# What you need to do
All entries must be given again exactly as written.

# Data

-- Opening Marker --

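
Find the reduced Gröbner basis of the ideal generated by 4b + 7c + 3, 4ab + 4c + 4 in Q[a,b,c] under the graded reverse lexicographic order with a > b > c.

f_1 = 4b + 7c + 3, LT = b.
f_2 = 4ab + 4c + 4, LT = ab.

S(f_1,f_2): lcm = ab. S = 7/4ac + 3/4a - c - 1.
  leading term ac: no divisor's leading term divides it; move 7/4ac to the remainder.
  leading term a: no divisor's leading term divides it; move 3/4a to the remainder.
  leading term c: no divisor's leading term divides it; move -c to the remainder.
  leading term 1: no divisor's leading term divides it; move -1 to the remainder.
  remainder 7/4ac + 3/4a - c - 1 ≠ 0; add g_3 = 7/4ac + 3/4a - c - 1 to the basis.

The other S-polynomials (S(f_1,g_3), S(f_2,g_3)) all reduce to 0 modulo the current basis, so we have a Gröbner basis.
Inter-reduce: drop elements whose leading term is divisible by another's, tail-reduce, and make monic.

G = {ac + 3/7a - 4/7c - 4/7, b + 7/4c + 3/4}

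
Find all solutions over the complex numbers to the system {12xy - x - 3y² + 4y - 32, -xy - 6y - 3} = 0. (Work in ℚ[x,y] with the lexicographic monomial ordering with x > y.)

Compute a lex Gröbner basis by Buchberger's algorithm.
f_1 = 12xy - x - 3y² + 4y - 32, LT = xy.
f_2 = -xy - 6y - 3, LT = xy.

S(f_1,f_2): lcm = xy. S = -1/12x - ¼y² - 17/3y - 17/3.
  reduce S modulo (f_1, f_2):
  remainder -1/12x - ¼y² - 17/3y - 17/3 ≠ 0; add h_3 = -1/12x - ¼y² - 17/3y - 17/3 to the basis.

S(f_1,h_3): lcm = xy. S = -1/12x - 3y³ - 273/4y² - 203/3y - 8/3.
  reduce S modulo (f_1, f_2, h_3):
  remainder -3y³ - 68y² - 62y + 3 ≠ 0; add h_4 = -3y³ - 68y² - 62y + 3 to the basis.

The other S-polynomials (S(f_2,h_3), S(f_1,h_4), S(f_2,h_4), S(h_3,h_4)) all reduce to 0 modulo the current basis, so we have a Gröbner basis.
Inter-reduce: drop elements whose leading term is divisible by another's, tail-reduce, and make monic.
Reduced Gröbner basis: {x + 3y² + 68y + 68, y³ + 68/3y² + 62/3y - 1}.

Elimination: the polynomial y³ + 68/3y² + 62/3y - 1 lies in the elimination ideal for y, so y ∈ {-1, -65/6 + sqrt(4261)/6, -sqrt(4261)/6 - 65/6}. For each such y, the remaining basis elements (now univariate) give the rest of the solution.
  y = -1: the earlier basis element becomes x + 3 = 0, giving x = -3 — point (-3, -1).
  y = -65/6 + sqrt(4261)/6: the earlier basis element becomes x + sqrt(4261)/2 + 77/2 = 0, giving x = -77/2 - sqrt(4261)/2 — point (-77/2 - sqrt(4261)/2, -65/6 + sqrt(4261)/6).
  y = -sqrt(4261)/6 - 65/6: the earlier basis element becomes x - sqrt(4261)/2 + 77/2 = 0, giving x = -77/2 + sqrt(4261)/2 — point (-77/2 + sqrt(4261)/2, -sqrt(4261)/6 - 65/6).

{(-3, -1), (-77/2 - sqrt(4261)/2, -65/6 + sqrt(4261)/6), (-77/2 + sqrt(4261)/2, -sqrt(4261)/6 - 65/6)}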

-- Closing Marker --

# Exercise response
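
Find the reduced Gröbner basis of the ideal generated by 4b + 7c + 3, 4ab + 4c + 4 in Q[a,b,c] under the graded reverse lexicographic order with a > b > c.

f_1 = 4b + 7c + 3, LT = b.
f_2 = 4ab + 4c + 4, LT = ab.

S(f_1,f_2): lcm = ab. S = 7/4ac + 3/4a - c - 1.
  leading term ac: no divisor's leading term divides it; move 7/4ac to the remainder.
  leading term a: no divisor's leading term divides it; move 3/4a to the remainder.
  leading term c: no divisor's leading term divides it; move -c to the remainder.
  leading term 1: no divisor's leading term divides it; move -1 to the remainder.
  remainder 7/4ac + 3/4a - c - 1 ≠ 0; add g_3 = 7/4ac + 3/4a - c - 1 to the basis.

The other S-polynomials (S(f_1,g_3), S(f_2,g_3)) all reduce to 0 modulo the current basis, so we have a Gröbner basis.
Inter-reduce: drop elements whose leading term is divisible by another's, tail-reduce, and make monic.

G = {ac + 3/7a - 4/7c - 4/7, b + 7/4c + 3/4}

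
Find all solutions over the complex numbers to the system {12xy - x - 3y² + 4y - 32, -xy - 6y - 3} = 0. (Work in ℚ[x,y] with the lexicographic monomial ordering with x > y.)

Compute a lex Gröbner basis by Buchberger's algorithm.
f_1 = 12xy - x - 3y² + 4y - 32, LT = xy.
f_2 = -xy - 6y - 3, LT = xy.

S(f_1,f_2): lcm = xy. S = -1/12x - ¼y² - 17/3y - 17/3.
  reduce S modulo (f_1, f_2):
  remainder -1/12x - ¼y² - 17/3y - 17/3 ≠ 0; add h_3 = -1/12x - ¼y² - 17/3y - 17/3 to the basis.

S(f_1,h_3): lcm = xy. S = -1/12x - 3y³ - 273/4y² - 203/3y - 8/3.
  reduce S modulo (f_1, f_2, h_3):
  remainder -3y³ - 68y² - 62y + 3 ≠ 0; add h_4 = -3y³ - 68y² - 62y + 3 to the basis.

The other S-polynomials (S(f_2,h_3), S(f_1,h_4), S(f_2,h_4), S(h_3,h_4)) all reduce to 0 modulo the current basis, so we have a Gröbner basis.
Inter-reduce: drop elements whose leading term is divisible by another's, tail-reduce, and make monic.
Reduced Gröbner basis: {x + 3y² + 68y + 68, y³ + 68/3y² + 62/3y - 1}.

Elimination: the polynomial y³ + 68/3y² + 62/3y - 1 lies in the elimination ideal for y, so y ∈ {-1, -65/6 + sqrt(4261)/6, -sqrt(4261)/6 - 65/6}. For each such y, the remaining basis elements (now univariate) give the rest of the solution.
  y = -1: the earlier basis element becomes x + 3 = 0, giving x = -3 — point (-3, -1).
  y = -65/6 + sqrt(4261)/6: the earlier basis element becomes x + sqrt(4261)/2 + 77/2 = 0, giving x = -77/2 - sqrt(4261)/2 — point (-77/2 - sqrt(4261)/2, -65/6 + sqrt(4261)/6).
  y = -sqrt(4261)/6 - 65/6: the earlier basis element becomes x - sqrt(4261)/2 + 77/2 = 0, giving x = -77/2 + sqrt(4261)/2 — point (-77/2 + sqrt(4261)/2, -sqrt(4261)/6 - 65/6).

{(-3, -1), (-77/2 - sqrt(4261)/2, -65/6 + sqrt(4261)/6), (-77/2 + sqrt(4261)/2, -sqrt(4261)/6 - 65/6)}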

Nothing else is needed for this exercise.